### TASK INSTRUCTIONS
Write the entries out exactly, with the final line being the one containing "UI form | 4".
BEGIN EXERCISE INPUT
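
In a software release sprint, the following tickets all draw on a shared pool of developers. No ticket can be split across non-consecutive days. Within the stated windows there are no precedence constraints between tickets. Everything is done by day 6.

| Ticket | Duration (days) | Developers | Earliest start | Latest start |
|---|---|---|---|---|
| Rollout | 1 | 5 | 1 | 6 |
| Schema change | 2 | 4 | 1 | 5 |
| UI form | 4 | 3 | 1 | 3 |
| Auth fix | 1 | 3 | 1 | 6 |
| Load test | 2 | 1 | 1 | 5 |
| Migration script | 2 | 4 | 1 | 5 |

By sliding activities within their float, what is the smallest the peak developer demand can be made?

Early-start (Rollout@1, Schema change@1, UI form@1, Auth fix@1, Load test@1, Migration script@1) gives peak 20: d1:20  d2:12  d3:3  d4:3  d5:0  d6:0.
Shift Schema change→2, UI form→3, Auth fix→4, Migration script→5.
Schedule Rollout@1, Schema change@2, UI form@3, Auth fix@4, Load test@1, Migration script@5: d1:6  d2:5  d3:7  d4:6  d5:7  d6:7 — peak 7.
Total developer-days = 38 over 6 days ⇒ peak ≥ ⌈38/6⌉ = 7, so 7 is optimal.

7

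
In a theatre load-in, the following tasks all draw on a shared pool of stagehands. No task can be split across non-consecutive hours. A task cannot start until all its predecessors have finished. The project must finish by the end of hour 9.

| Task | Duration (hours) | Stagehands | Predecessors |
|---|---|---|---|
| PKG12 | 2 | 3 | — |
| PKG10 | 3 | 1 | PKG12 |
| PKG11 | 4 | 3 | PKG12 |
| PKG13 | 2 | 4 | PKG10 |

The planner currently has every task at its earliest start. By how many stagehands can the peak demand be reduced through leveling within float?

3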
END EXERCISE INPUT
### RESULT FOR THIS EXERCISE
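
In a software release sprint, the following tickets all draw on a shared pool of developers. No ticket can be split across non-consecutive days. Within the stated windows there are no precedence constraints between tickets. Everything is done by day 6.

| Ticket | Duration (days) | Developers | Earliest start | Latest start |
|---|---|---|---|---|
| Rollout | 1 | 5 | 1 | 6 |
| Schema change | 2 | 4 | 1 | 5 |
| UI form | 4 | 3 | 1 | 3 |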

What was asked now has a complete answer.